[AVAILABLE DATA Boundary: Start]
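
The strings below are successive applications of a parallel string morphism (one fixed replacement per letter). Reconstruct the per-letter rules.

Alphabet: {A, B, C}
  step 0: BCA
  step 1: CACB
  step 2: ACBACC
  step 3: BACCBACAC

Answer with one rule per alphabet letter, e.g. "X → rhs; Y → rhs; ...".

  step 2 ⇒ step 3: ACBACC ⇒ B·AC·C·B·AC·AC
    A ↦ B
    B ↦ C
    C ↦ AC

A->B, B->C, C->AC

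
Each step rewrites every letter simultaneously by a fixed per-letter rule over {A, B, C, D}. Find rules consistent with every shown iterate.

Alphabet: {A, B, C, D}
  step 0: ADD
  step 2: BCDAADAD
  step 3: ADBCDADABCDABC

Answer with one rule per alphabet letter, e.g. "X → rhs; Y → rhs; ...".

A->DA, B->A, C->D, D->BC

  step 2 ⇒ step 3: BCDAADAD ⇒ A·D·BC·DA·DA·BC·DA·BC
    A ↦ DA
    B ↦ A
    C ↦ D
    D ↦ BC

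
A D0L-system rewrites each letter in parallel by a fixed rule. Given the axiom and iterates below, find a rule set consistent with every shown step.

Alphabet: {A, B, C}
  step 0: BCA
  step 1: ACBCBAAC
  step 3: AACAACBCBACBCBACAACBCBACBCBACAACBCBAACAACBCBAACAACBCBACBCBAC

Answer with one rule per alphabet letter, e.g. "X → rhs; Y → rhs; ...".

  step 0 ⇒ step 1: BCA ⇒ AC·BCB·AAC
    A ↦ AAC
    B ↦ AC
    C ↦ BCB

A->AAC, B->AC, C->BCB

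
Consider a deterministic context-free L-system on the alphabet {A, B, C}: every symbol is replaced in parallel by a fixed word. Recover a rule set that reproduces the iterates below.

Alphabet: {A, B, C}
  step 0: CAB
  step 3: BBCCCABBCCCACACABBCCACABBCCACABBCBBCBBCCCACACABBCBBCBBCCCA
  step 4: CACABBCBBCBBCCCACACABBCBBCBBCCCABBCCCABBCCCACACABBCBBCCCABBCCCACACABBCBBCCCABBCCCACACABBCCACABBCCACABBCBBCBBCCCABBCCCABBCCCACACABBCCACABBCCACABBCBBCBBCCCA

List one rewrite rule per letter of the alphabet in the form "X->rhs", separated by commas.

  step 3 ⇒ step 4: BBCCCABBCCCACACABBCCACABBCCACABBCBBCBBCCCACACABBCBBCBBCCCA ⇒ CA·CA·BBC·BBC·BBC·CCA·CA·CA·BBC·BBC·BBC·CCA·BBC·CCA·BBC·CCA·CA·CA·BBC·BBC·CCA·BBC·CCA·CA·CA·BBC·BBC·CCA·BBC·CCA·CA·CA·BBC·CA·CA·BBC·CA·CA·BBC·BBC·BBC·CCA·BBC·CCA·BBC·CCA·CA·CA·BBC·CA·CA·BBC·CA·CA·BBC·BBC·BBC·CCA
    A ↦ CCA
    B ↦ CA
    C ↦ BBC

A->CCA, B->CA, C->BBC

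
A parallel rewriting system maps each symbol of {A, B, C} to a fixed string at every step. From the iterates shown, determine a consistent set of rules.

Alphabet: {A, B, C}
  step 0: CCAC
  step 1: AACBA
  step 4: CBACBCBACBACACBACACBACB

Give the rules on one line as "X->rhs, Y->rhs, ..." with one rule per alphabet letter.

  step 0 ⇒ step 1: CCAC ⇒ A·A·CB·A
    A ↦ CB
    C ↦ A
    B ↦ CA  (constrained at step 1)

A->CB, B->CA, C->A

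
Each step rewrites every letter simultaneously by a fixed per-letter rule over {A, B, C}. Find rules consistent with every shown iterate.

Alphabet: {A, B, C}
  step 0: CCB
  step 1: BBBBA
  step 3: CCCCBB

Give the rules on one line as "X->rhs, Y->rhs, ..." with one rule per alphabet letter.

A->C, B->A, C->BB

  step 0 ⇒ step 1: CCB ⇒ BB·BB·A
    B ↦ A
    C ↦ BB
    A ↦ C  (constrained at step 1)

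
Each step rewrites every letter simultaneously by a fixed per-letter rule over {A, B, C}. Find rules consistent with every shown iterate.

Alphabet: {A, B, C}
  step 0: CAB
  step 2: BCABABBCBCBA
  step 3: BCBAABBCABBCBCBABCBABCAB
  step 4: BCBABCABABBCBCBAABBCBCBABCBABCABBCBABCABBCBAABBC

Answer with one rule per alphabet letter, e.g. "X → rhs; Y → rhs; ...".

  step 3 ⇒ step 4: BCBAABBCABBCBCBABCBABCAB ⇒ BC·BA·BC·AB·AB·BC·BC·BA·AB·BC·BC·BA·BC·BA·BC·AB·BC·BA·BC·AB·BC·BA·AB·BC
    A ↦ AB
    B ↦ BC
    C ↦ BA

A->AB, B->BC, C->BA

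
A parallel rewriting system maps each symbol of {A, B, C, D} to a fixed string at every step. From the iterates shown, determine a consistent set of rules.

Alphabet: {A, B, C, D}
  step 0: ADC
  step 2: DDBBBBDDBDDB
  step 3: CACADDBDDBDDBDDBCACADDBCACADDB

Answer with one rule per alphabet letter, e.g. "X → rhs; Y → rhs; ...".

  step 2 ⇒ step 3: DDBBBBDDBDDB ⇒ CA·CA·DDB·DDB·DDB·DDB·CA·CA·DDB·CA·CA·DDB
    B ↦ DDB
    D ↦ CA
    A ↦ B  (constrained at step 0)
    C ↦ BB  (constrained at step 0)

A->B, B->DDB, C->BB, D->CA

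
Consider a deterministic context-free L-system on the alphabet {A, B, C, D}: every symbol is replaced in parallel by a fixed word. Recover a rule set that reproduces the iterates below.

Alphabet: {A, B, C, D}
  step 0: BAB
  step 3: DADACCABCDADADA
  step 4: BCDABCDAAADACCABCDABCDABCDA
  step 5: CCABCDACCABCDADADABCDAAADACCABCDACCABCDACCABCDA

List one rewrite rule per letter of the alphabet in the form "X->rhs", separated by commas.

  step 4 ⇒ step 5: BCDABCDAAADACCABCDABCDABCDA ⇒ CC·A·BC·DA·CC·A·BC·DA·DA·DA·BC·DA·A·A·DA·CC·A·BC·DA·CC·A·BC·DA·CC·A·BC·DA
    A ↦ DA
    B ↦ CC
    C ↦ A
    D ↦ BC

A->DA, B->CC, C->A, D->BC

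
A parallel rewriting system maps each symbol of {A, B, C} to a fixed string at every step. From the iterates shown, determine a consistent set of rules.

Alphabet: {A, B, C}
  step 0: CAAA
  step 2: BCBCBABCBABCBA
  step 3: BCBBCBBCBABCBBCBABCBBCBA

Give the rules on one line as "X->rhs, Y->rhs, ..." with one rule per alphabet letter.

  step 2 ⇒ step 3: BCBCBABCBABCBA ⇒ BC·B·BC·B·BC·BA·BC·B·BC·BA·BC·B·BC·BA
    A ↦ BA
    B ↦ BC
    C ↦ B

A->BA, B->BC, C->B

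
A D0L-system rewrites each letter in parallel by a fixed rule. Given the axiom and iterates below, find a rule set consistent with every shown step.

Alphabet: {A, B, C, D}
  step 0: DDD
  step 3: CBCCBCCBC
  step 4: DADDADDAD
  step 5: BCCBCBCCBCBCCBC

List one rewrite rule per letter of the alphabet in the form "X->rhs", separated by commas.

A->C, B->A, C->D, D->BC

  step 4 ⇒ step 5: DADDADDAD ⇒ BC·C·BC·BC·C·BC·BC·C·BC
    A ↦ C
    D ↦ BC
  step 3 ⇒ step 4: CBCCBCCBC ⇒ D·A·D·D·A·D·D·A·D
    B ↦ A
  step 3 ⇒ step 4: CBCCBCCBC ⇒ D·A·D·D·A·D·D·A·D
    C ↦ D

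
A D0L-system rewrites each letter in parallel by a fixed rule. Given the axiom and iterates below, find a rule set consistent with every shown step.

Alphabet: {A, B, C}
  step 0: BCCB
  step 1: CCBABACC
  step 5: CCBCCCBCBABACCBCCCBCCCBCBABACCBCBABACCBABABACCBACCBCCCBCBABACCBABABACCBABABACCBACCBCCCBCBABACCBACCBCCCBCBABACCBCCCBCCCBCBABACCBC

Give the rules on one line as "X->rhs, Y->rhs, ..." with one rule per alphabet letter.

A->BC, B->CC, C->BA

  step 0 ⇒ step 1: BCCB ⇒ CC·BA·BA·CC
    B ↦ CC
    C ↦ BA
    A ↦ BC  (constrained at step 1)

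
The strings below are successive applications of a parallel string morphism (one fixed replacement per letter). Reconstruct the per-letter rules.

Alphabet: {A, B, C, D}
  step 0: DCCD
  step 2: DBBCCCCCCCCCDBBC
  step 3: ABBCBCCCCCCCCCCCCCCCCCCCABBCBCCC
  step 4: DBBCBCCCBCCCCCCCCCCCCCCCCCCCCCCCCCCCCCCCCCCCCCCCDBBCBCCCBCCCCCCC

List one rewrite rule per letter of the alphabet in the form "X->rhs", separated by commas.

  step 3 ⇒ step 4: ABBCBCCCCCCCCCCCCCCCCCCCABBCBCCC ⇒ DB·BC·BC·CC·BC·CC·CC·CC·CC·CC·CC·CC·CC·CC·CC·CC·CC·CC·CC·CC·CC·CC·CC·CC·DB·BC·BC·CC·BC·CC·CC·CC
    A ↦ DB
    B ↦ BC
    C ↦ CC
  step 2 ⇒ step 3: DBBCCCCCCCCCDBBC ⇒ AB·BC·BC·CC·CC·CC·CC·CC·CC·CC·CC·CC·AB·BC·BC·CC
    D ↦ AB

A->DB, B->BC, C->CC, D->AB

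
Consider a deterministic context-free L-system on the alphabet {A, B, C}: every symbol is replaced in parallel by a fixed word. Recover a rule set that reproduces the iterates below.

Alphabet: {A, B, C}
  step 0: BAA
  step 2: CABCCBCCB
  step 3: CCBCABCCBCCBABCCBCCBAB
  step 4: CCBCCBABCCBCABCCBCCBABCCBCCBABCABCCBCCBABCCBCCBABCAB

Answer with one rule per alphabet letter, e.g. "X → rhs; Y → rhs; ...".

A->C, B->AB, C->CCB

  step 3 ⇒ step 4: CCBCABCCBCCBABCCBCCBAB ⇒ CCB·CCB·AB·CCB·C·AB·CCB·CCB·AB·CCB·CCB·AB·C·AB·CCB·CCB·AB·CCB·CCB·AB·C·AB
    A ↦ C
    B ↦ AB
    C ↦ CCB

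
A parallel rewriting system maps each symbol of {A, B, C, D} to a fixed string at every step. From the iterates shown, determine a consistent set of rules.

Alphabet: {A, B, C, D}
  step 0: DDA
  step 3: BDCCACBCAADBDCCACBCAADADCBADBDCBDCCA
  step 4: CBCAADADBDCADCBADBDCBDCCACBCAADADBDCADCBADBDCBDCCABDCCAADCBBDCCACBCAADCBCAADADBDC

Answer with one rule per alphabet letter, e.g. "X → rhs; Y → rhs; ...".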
[AVAILABLE DATA Boundary: End]
- WORK REQUEST
Go through the material above and output exactly the lines from the one containing "step 2: DDBBBBDDBDDB" through the one containing "step 3: BCBBCBBCBABCBBCBABCBBCBA".

- RESULT
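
  step 2: DDBBBBDDBDDB
  step 3: CACADDBDDBDDBDDBCACADDBCACADDB

Answer with one rule per alphabet letter, e.g. "X → rhs; Y → rhs; ...".

  step 2 ⇒ step 3: DDBBBBDDBDDB ⇒ CA·CA·DDB·DDB·DDB·DDB·CA·CA·DDB·CA·CA·DDB
    B ↦ DDB
    D ↦ CA
    A ↦ B  (constrained at step 0)
    C ↦ BB  (constrained at step 0)

A->B, B->DDB, C->BB, D->CA

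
Consider a deterministic context-free L-system on the alphabet {A, B, C, D}: every symbol is replaced in parallel by a fixed word. Recover a rule set that reproduces the iterates below.

Alphabet: {A, B, C, D}
  step 0: BAB
  step 3: DADACCABCDADADA
  step 4: BCDABCDAAADACCABCDABCDABCDA
  step 5: CCABCDACCABCDADADABCDAAADACCABCDACCABCDACCABCDA

List one rewrite rule per letter of the alphabet in the form "X->rhs", separated by commas.

  step 4 ⇒ step 5: BCDABCDAAADACCABCDABCDABCDA ⇒ CC·A·BC·DA·CC·A·BC·DA·DA·DA·BC·DA·A·A·DA·CC·A·BC·DA·CC·A·BC·DA·CC·A·BC·DA
    A ↦ DA
    B ↦ CC
    C ↦ A
    D ↦ BC

A->DA, B->CC, C->A, D->BC

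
A parallel rewriting system maps each symbol of {A, B, C} to a fixed string at every step. From the iterates shown, determine a consistent set of rules.

Alphabet: {A, B, C}
  step 0: CAAA
  step 2: BCBCBABCBABCBA
  step 3: BCBBCBBCBABCBBCBABCBBCBA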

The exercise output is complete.